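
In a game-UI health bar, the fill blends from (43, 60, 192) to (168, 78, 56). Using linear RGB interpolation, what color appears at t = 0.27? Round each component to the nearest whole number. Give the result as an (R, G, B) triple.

(77, 65, 155)

R = 43 + 0.27 × (168 − 43) = 43 + 0.27 × 125 = 76.75 → 77
G = 60 + 0.27 × (78 − 60) = 60 + 0.27 × 18 = 64.86 → 65
B = 192 + 0.27 × (56 − 192) = 192 + 0.27 × -136 = 155.28 → 155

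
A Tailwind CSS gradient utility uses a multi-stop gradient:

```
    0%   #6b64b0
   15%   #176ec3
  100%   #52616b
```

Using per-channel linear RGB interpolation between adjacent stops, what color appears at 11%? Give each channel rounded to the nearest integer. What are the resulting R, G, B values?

(45, 107, 190)

11% lies between the 0% and 15% stops, so the local fraction is t = (11 − 0)/(15 − 0) = 11/15 ≈ 0.7333.
#6b64b0 → (107, 100, 176); #176ec3 → (23, 110, 195).
R = 107 + 0.7333 × (23 − 107) = 45.403 → 45
G = 100 + 0.7333 × (110 − 100) = 107.333 → 107
B = 176 + 0.7333 × (195 − 176) = 189.933 → 190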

____________

Give all the records again. Match them exactly.

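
In a game-UI health bar, the fill blends from (43, 60, 192) to (168, 78, 56). Using linear RGB interpolation, what color appears at t = 0.27? Round each component to the nearest whole number. Give the result as an (R, G, B) triple.

(77, 65, 155)

R = 43 + 0.27 × (168 − 43) = 43 + 0.27 × 125 = 76.75 → 77
G = 60 + 0.27 × (78 − 60) = 60 + 0.27 × 18 = 64.86 → 65
B = 192 + 0.27 × (56 − 192) = 192 + 0.27 × -136 = 155.28 → 155

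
A Tailwind CSS gradient utility uses a multi-stop gradient:

```
    0%   #6b64b0
   15%   #176ec3
  100%   #52616b
```

Using per-channel linear RGB interpolation between adjacent stops, what color appears at 11%? Give each channel rounded to the nearest integer. What are the resulting R, G, B values?

(45, 107, 190)

11% lies between the 0% and 15% stops, so the local fraction is t = (11 − 0)/(15 − 0) = 11/15 ≈ 0.7333.
#6b64b0 → (107, 100, 176); #176ec3 → (23, 110, 195).
R = 107 + 0.7333 × (23 − 107) = 45.403 → 45
G = 100 + 0.7333 × (110 − 100) = 107.333 → 107
B = 176 + 0.7333 × (195 − 176) = 189.933 → 190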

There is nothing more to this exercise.